▸ What is required
Repeat all entries below exactly as shown.

━━━━━ Input data

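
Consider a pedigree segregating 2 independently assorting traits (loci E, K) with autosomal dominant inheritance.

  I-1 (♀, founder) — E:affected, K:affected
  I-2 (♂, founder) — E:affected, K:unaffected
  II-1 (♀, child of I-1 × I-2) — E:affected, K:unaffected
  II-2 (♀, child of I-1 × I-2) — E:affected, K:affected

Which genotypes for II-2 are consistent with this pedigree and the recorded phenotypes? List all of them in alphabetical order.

E/I-1 aff ·: Ee|EE
E/I-2 aff ·: Ee|EE
E/II-1 aff I-1×I-2: Ee|EE
E/II-2 aff I-1×I-2: Ee|EE
⇒ E over [I-1,I-2,II-1,II-2]: 13 consistent
K/I-1 aff ·: Kk
K/I-2 un ·: kk
K/II-1 un I-1×I-2: kk
K/II-2 aff I-1×I-2: Kk
⇒ K over [I-1,I-2,II-1,II-2]: 1 consistent

II-2 ∈ {EE Kk, Ee Kk}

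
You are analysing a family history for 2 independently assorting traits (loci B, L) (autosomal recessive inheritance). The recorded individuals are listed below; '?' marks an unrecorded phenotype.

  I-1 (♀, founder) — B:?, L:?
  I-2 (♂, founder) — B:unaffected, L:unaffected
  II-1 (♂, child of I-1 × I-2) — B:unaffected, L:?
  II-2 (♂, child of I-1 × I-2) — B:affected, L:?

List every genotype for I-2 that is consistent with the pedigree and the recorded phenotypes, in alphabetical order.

B/I-1 ? ·: Bb|bb
B/I-2 un ·: Bb
B/II-1 un I-1×I-2: BB|Bb
B/II-2 aff I-1×I-2: bb
⇒ B over [I-1,I-2,II-1,II-2]: 3 consistent
L/I-1 ? ·: LL|Ll|ll
L/I-2 un ·: LL|Ll
L/II-1 ? I-1×I-2: LL|Ll|ll
L/II-2 ? I-1×I-2: LL|Ll|ll
⇒ L over [I-1,I-2,II-1,II-2]: 23 consistent

I-2 ∈ {Bb LL, Bb Ll}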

━━━━━━━━━━

▸ Task output
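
Consider a pedigree segregating 2 independently assorting traits (loci E, K) with autosomal dominant inheritance.

  I-1 (♀, founder) — E:affected, K:affected
  I-2 (♂, founder) — E:affected, K:unaffected
  II-1 (♀, child of I-1 × I-2) — E:affected, K:unaffected
  II-2 (♀, child of I-1 × I-2) — E:affected, K:affected

Which genotypes for II-2 are consistent with this pedigree and the recorded phenotypes? List all of them in alphabetical order.

E/I-1 aff ·: Ee|EE
E/I-2 aff ·: Ee|EE
E/II-1 aff I-1×I-2: Ee|EE
E/II-2 aff I-1×I-2: Ee|EE
⇒ E over [I-1,I-2,II-1,II-2]: 13 consistent
K/I-1 aff ·: Kk
K/I-2 un ·: kk
K/II-1 un I-1×I-2: kk
K/II-2 aff I-1×I-2: Kk
⇒ K over [I-1,I-2,II-1,II-2]: 1 consistent

II-2 ∈ {EE Kk, Ee Kk}

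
You are analysing a family history for 2 independently assorting traits (loci B, L) (autosomal recessive inheritance). The recorded individuals are listed below; '?' marks an unrecorded phenotype.

  I-1 (♀, founder) — B:?, L:?
  I-2 (♂, founder) — B:unaffected, L:unaffected
  II-1 (♂, child of I-1 × I-2) — B:unaffected, L:?
  II-2 (♂, child of I-1 × I-2) — B:affected, L:?

List every genotype for I-2 that is consistent with the pedigree and the recorded phenotypes, in alphabetical order.

B/I-1 ? ·: Bb|bb
B/I-2 un ·: Bb
B/II-1 un I-1×I-2: BB|Bb
B/II-2 aff I-1×I-2: bb
⇒ B over [I-1,I-2,II-1,II-2]: 3 consistent
L/I-1 ? ·: LL|Ll|ll
L/I-2 un ·: LL|Ll
L/II-1 ? I-1×I-2: LL|Ll|ll
L/II-2 ? I-1×I-2: LL|Ll|ll
⇒ L over [I-1,I-2,II-1,II-2]: 23 consistent

I-2 ∈ {Bb LL, Bb Ll}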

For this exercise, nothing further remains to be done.